■ Records provided
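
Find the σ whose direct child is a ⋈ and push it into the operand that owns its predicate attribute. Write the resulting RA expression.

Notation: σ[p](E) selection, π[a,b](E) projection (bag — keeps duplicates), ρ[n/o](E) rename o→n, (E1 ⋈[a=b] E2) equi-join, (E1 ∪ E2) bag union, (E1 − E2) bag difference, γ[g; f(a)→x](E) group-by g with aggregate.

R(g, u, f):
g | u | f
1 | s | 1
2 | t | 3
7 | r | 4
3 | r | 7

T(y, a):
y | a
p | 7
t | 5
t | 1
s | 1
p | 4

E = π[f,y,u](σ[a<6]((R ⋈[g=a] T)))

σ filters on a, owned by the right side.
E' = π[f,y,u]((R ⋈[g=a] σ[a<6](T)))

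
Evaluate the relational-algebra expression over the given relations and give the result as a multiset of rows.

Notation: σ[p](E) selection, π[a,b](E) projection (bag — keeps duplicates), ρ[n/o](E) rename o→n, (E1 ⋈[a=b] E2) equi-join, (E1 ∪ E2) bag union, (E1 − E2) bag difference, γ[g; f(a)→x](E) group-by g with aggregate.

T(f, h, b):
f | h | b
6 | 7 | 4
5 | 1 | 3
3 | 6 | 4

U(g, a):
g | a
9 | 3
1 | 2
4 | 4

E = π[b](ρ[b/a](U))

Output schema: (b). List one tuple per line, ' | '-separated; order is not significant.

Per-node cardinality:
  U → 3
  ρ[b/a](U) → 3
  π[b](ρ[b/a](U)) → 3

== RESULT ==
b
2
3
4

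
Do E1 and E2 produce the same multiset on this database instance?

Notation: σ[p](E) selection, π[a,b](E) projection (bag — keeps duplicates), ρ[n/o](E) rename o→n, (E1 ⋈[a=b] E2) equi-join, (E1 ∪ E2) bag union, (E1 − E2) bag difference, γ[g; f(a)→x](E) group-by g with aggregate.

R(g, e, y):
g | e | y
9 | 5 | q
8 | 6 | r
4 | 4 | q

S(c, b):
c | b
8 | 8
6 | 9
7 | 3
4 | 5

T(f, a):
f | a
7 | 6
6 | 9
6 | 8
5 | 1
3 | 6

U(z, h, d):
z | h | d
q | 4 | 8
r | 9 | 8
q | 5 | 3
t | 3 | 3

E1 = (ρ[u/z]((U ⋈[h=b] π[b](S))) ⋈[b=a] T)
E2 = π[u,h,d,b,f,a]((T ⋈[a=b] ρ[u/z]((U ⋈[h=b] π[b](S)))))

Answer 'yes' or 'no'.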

---

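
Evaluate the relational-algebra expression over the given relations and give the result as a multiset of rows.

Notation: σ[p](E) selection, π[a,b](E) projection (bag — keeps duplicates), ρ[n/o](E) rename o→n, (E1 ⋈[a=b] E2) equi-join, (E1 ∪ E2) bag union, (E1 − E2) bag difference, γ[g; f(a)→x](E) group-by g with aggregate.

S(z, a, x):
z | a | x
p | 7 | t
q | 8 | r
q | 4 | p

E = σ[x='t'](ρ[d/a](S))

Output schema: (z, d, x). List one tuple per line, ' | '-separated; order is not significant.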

...

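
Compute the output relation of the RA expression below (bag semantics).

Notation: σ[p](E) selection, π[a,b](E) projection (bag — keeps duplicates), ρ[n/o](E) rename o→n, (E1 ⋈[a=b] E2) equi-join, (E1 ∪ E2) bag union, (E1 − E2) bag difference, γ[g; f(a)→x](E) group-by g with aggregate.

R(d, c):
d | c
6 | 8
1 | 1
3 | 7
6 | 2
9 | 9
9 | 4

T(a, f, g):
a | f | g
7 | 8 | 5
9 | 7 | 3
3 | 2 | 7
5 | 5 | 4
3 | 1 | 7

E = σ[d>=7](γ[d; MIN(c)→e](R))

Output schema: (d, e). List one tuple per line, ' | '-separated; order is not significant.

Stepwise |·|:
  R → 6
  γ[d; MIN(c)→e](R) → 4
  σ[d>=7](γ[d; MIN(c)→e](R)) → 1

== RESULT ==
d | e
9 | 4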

■ Problem requirements
State how many lines in the preceding material contain the word "expression", and give nothing else.

■ Answer for the task
4